Aim of the exercise:
Write out, unaltered, each line from the top of the records below down to the line where "Iteratively Factor: u^3" appears, that line included.

Segment Start: Given information

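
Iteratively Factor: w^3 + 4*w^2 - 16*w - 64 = (w + 4)*(w^2 - 16) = (w + 4)^2*(w - 4)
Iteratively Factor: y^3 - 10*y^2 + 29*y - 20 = (y - 5)*(y^2 - 5*y + 4) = (y - 5)*(y - 1)*(y - 4)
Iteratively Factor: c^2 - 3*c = (c)*(c - 3)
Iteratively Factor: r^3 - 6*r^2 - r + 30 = (r - 3)*(r^2 - 3*r - 10) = (r - 5)*(r - 3)*(r + 2)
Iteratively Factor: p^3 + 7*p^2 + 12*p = (p + 3)*(p^2 + 4*p) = p*(p + 3)*(p + 4)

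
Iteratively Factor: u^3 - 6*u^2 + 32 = (u - 4)*(u^2 - 2*u - 8) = (u - 4)^2*(u + 2)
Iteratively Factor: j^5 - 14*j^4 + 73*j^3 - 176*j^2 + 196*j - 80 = (j - 2)*(j^4 - 12*j^3 + 49*j^2 - 78*j + 40) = (j - 2)^2*(j^3 - 10*j^2 + 29*j - 20) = (j - 2)^2*(j - 1)*(j^2 - 9*j + 20) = (j - 4)*(j - 2)^2*(j - 1)*(j - 5)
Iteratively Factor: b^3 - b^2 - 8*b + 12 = (b - 2)*(b^2 + b - 6) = (b - 2)*(b + 3)*(b - 2)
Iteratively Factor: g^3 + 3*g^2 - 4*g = (g + 4)*(g^2 - g) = (g - 1)*(g + 4)*(g)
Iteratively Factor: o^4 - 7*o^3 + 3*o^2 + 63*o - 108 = (o - 4)*(o^3 - 3*o^2 - 9*o + 27) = (o - 4)*(o - 3)*(o^2 - 9) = (o - 4)*(o - 3)^2*(o + 3)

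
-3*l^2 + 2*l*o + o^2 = (-l + o)*(3*l + o)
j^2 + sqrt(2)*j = j*(j + sqrt(2))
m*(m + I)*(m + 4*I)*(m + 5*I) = m^4 + 10*I*m^3 - 29*m^2 - 20*I*m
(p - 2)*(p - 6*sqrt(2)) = p^2 - 6*sqrt(2)*p - 2*p + 12*sqrt(2)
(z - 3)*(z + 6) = z^2 + 3*z - 18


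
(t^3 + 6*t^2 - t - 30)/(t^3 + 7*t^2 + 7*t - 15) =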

Segment End: Given information

Answer space:
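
Iteratively Factor: w^3 + 4*w^2 - 16*w - 64 = (w + 4)*(w^2 - 16) = (w + 4)^2*(w - 4)
Iteratively Factor: y^3 - 10*y^2 + 29*y - 20 = (y - 5)*(y^2 - 5*y + 4) = (y - 5)*(y - 1)*(y - 4)
Iteratively Factor: c^2 - 3*c = (c)*(c - 3)
Iteratively Factor: r^3 - 6*r^2 - r + 30 = (r - 3)*(r^2 - 3*r - 10) = (r - 5)*(r - 3)*(r + 2)
Iteratively Factor: p^3 + 7*p^2 + 12*p = (p + 3)*(p^2 + 4*p) = p*(p + 3)*(p + 4)

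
Iteratively Factor: u^3 - 6*u^2 + 32 = (u - 4)*(u^2 - 2*u - 8) = (u - 4)^2*(u + 2)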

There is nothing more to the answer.